[Task to carry out]
All entries, exactly as written, should be output again.

[Material supplied]
*** Block opens ***

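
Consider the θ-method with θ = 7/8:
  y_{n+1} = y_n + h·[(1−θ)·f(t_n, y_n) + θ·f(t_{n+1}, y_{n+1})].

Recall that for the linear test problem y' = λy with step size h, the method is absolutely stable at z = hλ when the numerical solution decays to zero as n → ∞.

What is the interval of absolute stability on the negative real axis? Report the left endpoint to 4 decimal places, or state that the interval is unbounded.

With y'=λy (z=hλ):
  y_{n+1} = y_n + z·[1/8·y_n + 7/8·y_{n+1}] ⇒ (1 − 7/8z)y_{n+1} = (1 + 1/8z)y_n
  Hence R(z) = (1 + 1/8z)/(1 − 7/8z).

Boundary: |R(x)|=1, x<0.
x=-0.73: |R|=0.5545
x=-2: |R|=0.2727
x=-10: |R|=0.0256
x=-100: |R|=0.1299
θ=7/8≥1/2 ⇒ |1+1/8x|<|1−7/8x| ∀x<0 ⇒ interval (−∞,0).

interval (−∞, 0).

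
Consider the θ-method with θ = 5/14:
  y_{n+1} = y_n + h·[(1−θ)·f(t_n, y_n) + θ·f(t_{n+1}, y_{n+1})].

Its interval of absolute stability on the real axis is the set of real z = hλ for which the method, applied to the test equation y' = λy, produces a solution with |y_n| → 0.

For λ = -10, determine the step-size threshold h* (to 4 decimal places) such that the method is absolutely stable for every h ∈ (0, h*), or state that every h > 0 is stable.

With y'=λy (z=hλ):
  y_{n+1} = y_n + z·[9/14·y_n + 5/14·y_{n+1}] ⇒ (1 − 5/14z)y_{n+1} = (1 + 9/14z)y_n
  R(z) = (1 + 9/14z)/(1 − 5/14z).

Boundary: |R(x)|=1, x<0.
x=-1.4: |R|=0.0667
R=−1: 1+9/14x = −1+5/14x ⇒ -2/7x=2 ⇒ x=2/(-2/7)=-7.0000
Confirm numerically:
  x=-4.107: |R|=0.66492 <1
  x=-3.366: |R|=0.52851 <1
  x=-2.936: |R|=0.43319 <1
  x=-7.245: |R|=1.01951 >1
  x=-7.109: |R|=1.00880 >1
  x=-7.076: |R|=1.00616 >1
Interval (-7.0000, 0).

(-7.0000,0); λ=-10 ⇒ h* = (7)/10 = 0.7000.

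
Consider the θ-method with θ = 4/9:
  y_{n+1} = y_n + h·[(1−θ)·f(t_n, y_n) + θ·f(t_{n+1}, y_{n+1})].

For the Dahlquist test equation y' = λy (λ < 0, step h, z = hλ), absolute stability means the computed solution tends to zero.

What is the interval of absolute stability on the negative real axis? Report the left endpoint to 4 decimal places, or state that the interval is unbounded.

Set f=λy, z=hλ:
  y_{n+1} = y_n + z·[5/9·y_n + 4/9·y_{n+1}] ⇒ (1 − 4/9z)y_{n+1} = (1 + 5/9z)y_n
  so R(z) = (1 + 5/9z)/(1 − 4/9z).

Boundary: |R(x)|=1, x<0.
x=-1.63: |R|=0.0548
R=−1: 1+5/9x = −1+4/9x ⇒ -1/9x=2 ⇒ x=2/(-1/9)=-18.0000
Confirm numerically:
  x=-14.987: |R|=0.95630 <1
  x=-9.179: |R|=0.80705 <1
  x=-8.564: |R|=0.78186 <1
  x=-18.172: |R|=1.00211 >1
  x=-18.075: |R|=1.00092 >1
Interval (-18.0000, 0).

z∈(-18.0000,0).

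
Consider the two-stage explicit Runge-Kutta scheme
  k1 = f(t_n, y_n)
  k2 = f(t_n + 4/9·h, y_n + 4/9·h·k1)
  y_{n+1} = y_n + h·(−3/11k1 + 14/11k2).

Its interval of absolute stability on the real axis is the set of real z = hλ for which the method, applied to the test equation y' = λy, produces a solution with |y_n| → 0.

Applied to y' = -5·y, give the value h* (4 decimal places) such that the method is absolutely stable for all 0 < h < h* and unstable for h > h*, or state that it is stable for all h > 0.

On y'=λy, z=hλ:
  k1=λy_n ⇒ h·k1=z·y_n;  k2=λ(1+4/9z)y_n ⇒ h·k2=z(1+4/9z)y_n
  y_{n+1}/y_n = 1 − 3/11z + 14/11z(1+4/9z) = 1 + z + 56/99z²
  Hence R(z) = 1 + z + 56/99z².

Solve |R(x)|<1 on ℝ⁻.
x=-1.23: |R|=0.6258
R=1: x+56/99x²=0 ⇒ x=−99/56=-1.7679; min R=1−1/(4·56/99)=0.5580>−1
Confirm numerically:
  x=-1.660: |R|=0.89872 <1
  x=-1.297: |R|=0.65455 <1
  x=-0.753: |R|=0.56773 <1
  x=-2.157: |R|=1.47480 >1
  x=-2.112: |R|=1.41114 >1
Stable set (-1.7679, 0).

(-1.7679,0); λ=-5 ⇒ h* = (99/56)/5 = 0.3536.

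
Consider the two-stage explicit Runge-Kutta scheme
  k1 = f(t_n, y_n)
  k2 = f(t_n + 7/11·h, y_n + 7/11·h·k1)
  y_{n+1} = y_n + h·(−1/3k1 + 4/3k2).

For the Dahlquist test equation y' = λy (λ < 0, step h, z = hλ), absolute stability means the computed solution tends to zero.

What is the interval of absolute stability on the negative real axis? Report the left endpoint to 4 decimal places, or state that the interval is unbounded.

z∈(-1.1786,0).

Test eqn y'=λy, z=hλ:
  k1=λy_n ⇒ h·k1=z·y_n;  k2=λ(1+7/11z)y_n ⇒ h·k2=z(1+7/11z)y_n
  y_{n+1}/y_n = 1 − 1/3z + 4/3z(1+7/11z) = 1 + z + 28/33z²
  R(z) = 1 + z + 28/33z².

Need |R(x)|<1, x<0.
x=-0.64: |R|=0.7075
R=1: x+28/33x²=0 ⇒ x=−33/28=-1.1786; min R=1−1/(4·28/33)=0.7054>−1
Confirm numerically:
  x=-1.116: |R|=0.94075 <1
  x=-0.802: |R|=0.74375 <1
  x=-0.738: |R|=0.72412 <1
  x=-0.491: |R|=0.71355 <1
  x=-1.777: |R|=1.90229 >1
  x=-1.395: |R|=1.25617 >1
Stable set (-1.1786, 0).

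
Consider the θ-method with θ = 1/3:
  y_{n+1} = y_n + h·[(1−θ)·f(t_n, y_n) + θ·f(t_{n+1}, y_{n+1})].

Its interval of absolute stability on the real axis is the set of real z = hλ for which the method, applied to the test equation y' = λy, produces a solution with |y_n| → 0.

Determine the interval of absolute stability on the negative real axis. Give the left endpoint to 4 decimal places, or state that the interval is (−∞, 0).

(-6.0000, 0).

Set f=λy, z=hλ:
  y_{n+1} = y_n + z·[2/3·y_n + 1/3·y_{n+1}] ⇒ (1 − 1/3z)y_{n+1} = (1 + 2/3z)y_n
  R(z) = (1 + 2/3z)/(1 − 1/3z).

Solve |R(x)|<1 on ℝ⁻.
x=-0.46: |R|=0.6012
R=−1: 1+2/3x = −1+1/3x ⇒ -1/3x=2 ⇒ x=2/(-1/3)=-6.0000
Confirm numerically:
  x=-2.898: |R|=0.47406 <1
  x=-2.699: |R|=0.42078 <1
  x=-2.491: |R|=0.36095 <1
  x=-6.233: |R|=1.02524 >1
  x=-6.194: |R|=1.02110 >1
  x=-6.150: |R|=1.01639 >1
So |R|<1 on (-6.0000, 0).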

*** Block closes ***

[Written solution]
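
Consider the θ-method with θ = 7/8:
  y_{n+1} = y_n + h·[(1−θ)·f(t_n, y_n) + θ·f(t_{n+1}, y_{n+1})].

Recall that for the linear test problem y' = λy with step size h, the method is absolutely stable at z = hλ when the numerical solution decays to zero as n → ∞.

What is the interval of absolute stability on the negative real axis? Report the left endpoint to 4 decimal places, or state that the interval is unbounded.

With y'=λy (z=hλ):
  y_{n+1} = y_n + z·[1/8·y_n + 7/8·y_{n+1}] ⇒ (1 − 7/8z)y_{n+1} = (1 + 1/8z)y_n
  Hence R(z) = (1 + 1/8z)/(1 − 7/8z).

Boundary: |R(x)|=1, x<0.
x=-0.73: |R|=0.5545
x=-2: |R|=0.2727
x=-10: |R|=0.0256
x=-100: |R|=0.1299
θ=7/8≥1/2 ⇒ |1+1/8x|<|1−7/8x| ∀x<0 ⇒ interval (−∞,0).

interval (−∞, 0).

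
Consider the θ-method with θ = 5/14:
  y_{n+1} = y_n + h·[(1−θ)·f(t_n, y_n) + θ·f(t_{n+1}, y_{n+1})].

Its interval of absolute stability on the real axis is the set of real z = hλ for which the method, applied to the test equation y' = λy, produces a solution with |y_n| → 0.

For λ = -10, determine the step-size threshold h* (to 4 decimal places) such that the method is absolutely stable for every h ∈ (0, h*), or state that every h > 0 is stable.

With y'=λy (z=hλ):
  y_{n+1} = y_n + z·[9/14·y_n + 5/14·y_{n+1}] ⇒ (1 − 5/14z)y_{n+1} = (1 + 9/14z)y_n
  R(z) = (1 + 9/14z)/(1 − 5/14z).

Boundary: |R(x)|=1, x<0.
x=-1.4: |R|=0.0667
R=−1: 1+9/14x = −1+5/14x ⇒ -2/7x=2 ⇒ x=2/(-2/7)=-7.0000
Confirm numerically:
  x=-4.107: |R|=0.66492 <1
  x=-3.366: |R|=0.52851 <1
  x=-2.936: |R|=0.43319 <1
  x=-7.245: |R|=1.01951 >1
  x=-7.109: |R|=1.00880 >1
  x=-7.076: |R|=1.00616 >1
Interval (-7.0000, 0).

(-7.0000,0); λ=-10 ⇒ h* = (7)/10 = 0.7000.

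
Consider the θ-method with θ = 4/9:
  y_{n+1} = y_n + h·[(1−θ)·f(t_n, y_n) + θ·f(t_{n+1}, y_{n+1})].

For the Dahlquist test equation y' = λy (λ < 0, step h, z = hλ), absolute stability means the computed solution tends to zero.

What is the interval of absolute stability on the negative real axis? Report the left endpoint to 4 decimal places, or state that the interval is unbounded.

Set f=λy, z=hλ:
  y_{n+1} = y_n + z·[5/9·y_n + 4/9·y_{n+1}] ⇒ (1 − 4/9z)y_{n+1} = (1 + 5/9z)y_n
  so R(z) = (1 + 5/9z)/(1 − 4/9z).

Boundary: |R(x)|=1, x<0.
x=-1.63: |R|=0.0548
R=−1: 1+5/9x = −1+4/9x ⇒ -1/9x=2 ⇒ x=2/(-1/9)=-18.0000
Confirm numerically:
  x=-14.987: |R|=0.95630 <1
  x=-9.179: |R|=0.80705 <1
  x=-8.564: |R|=0.78186 <1
  x=-18.172: |R|=1.00211 >1
  x=-18.075: |R|=1.00092 >1
Interval (-18.0000, 0).

z∈(-18.0000,0).

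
Consider the two-stage explicit Runge-Kutta scheme
  k1 = f(t_n, y_n)
  k2 = f(t_n + 4/9·h, y_n + 4/9·h·k1)
  y_{n+1} = y_n + h·(−3/11k1 + 14/11k2).

Its interval of absolute stability on the real axis is the set of real z = hλ for which the method, applied to the test equation y' = λy, produces a solution with |y_n| → 0.

Applied to y' = -5·y, give the value h* (4 decimal places) such that the method is absolutely stable for all 0 < h < h* and unstable for h > h*, or state that it is stable for all h > 0.

On y'=λy, z=hλ:
  k1=λy_n ⇒ h·k1=z·y_n;  k2=λ(1+4/9z)y_n ⇒ h·k2=z(1+4/9z)y_n
  y_{n+1}/y_n = 1 − 3/11z + 14/11z(1+4/9z) = 1 + z + 56/99z²
  Hence R(z) = 1 + z + 56/99z².

Solve |R(x)|<1 on ℝ⁻.
x=-1.23: |R|=0.6258
R=1: x+56/99x²=0 ⇒ x=−99/56=-1.7679; min R=1−1/(4·56/99)=0.5580>−1
Confirm numerically:
  x=-1.660: |R|=0.89872 <1
  x=-1.297: |R|=0.65455 <1
  x=-0.753: |R|=0.56773 <1
  x=-2.157: |R|=1.47480 >1
  x=-2.112: |R|=1.41114 >1
Stable set (-1.7679, 0).

(-1.7679,0); λ=-5 ⇒ h* = (99/56)/5 = 0.3536.

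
Consider the two-stage explicit Runge-Kutta scheme
  k1 = f(t_n, y_n)
  k2 = f(t_n + 7/11·h, y_n + 7/11·h·k1)
  y_{n+1} = y_n + h·(−1/3k1 + 4/3k2).

For the Dahlquist test equation y' = λy (λ < 0, step h, z = hλ), absolute stability means the computed solution tends to zero.

What is the interval of absolute stability on the negative real axis? Report the left endpoint to 4 decimal places, or state that the interval is unbounded.

z∈(-1.1786,0).

Test eqn y'=λy, z=hλ:
  k1=λy_n ⇒ h·k1=z·y_n;  k2=λ(1+7/11z)y_n ⇒ h·k2=z(1+7/11z)y_n
  y_{n+1}/y_n = 1 − 1/3z + 4/3z(1+7/11z) = 1 + z + 28/33z²
  R(z) = 1 + z + 28/33z².

Need |R(x)|<1, x<0.
x=-0.64: |R|=0.7075
R=1: x+28/33x²=0 ⇒ x=−33/28=-1.1786; min R=1−1/(4·28/33)=0.7054>−1
Confirm numerically:
  x=-1.116: |R|=0.94075 <1
  x=-0.802: |R|=0.74375 <1
  x=-0.738: |R|=0.72412 <1
  x=-0.491: |R|=0.71355 <1
  x=-1.777: |R|=1.90229 >1
  x=-1.395: |R|=1.25617 >1
Stable set (-1.1786, 0).

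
Consider the θ-method with θ = 1/3:
  y_{n+1} = y_n + h·[(1−θ)·f(t_n, y_n) + θ·f(t_{n+1}, y_{n+1})].

Its interval of absolute stability on the real axis is the set of real z = hλ for which the method, applied to the test equation y' = λy, produces a solution with |y_n| → 0.

Determine the interval of absolute stability on the negative real axis. Give the left endpoint to 4 decimal places, or state that the interval is (−∞, 0).

(-6.0000, 0).

Set f=λy, z=hλ:
  y_{n+1} = y_n + z·[2/3·y_n + 1/3·y_{n+1}] ⇒ (1 − 1/3z)y_{n+1} = (1 + 2/3z)y_n
  R(z) = (1 + 2/3z)/(1 − 1/3z).

Solve |R(x)|<1 on ℝ⁻.
x=-0.46: |R|=0.6012
R=−1: 1+2/3x = −1+1/3x ⇒ -1/3x=2 ⇒ x=2/(-1/3)=-6.0000
Confirm numerically:
  x=-2.898: |R|=0.47406 <1
  x=-2.699: |R|=0.42078 <1
  x=-2.491: |R|=0.36095 <1
  x=-6.233: |R|=1.02524 >1
  x=-6.194: |R|=1.02110 >1
  x=-6.150: |R|=1.01639 >1
So |R|<1 on (-6.0000, 0).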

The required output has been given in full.